Top of Materials provided

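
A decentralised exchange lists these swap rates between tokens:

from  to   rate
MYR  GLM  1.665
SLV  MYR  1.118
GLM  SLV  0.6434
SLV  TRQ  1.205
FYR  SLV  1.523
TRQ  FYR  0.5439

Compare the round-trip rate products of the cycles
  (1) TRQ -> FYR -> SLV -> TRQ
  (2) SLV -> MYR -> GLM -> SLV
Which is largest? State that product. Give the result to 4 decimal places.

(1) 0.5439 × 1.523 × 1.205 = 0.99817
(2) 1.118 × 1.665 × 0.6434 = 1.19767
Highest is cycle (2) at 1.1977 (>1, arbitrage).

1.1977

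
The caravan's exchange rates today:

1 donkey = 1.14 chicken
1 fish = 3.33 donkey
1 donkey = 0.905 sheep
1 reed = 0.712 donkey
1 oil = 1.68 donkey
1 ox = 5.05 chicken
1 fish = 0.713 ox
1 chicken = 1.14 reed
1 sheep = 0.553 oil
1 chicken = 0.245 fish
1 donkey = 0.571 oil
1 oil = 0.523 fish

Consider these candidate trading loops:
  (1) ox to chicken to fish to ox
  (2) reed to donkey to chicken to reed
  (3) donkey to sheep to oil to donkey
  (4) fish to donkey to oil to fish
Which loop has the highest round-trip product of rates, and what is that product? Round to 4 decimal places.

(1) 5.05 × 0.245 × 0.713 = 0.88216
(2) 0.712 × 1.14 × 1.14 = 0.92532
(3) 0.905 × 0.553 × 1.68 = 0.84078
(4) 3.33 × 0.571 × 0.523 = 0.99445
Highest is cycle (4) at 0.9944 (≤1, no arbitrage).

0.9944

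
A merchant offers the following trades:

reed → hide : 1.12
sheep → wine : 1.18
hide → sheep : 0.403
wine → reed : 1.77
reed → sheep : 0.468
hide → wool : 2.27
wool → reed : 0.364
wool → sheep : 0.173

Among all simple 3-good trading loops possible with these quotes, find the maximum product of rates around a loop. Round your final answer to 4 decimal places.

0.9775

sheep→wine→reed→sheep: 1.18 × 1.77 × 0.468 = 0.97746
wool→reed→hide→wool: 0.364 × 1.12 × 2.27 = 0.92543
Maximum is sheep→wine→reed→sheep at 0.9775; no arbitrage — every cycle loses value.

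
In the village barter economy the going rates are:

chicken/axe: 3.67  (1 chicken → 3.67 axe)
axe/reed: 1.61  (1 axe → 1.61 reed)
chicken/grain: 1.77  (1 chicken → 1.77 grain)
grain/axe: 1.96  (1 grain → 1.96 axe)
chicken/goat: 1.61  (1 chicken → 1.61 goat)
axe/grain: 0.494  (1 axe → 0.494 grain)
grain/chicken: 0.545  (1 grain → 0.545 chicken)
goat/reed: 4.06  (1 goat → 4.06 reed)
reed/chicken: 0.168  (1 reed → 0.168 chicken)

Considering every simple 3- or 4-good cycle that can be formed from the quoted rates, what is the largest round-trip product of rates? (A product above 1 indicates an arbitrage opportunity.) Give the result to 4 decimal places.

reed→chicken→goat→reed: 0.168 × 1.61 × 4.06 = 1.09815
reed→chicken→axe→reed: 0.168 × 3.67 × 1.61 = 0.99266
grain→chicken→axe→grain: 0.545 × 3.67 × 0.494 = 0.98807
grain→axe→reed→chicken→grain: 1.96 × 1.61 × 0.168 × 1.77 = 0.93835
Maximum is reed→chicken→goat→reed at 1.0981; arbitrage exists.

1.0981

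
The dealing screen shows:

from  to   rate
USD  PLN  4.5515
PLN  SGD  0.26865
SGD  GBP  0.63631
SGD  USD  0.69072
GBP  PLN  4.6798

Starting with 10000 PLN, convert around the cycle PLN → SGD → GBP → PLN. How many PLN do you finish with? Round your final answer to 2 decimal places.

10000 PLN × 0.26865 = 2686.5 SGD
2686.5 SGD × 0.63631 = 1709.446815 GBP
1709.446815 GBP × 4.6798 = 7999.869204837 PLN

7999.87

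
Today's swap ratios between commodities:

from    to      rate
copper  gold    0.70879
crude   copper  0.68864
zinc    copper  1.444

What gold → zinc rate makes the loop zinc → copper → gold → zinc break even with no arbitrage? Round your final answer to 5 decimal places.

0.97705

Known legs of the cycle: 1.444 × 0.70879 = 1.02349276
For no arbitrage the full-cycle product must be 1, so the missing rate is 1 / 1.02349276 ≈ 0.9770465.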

Bottom of Materials provided

What is required:
Retype only this range exactly: the first line of the data through the line where "1 donkey = 0.905 sheep" appears.

Answer space:
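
A decentralised exchange lists these swap rates between tokens:

from  to   rate
MYR  GLM  1.665
SLV  MYR  1.118
GLM  SLV  0.6434
SLV  TRQ  1.205
FYR  SLV  1.523
TRQ  FYR  0.5439

Compare the round-trip rate products of the cycles
  (1) TRQ -> FYR -> SLV -> TRQ
  (2) SLV -> MYR -> GLM -> SLV
Which is largest? State that product. Give the result to 4 decimal places.

(1) 0.5439 × 1.523 × 1.205 = 0.99817
(2) 1.118 × 1.665 × 0.6434 = 1.19767
Highest is cycle (2) at 1.1977 (>1, arbitrage).

1.1977

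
The caravan's exchange rates today:

1 donkey = 1.14 chicken
1 fish = 3.33 donkey
1 donkey = 0.905 sheep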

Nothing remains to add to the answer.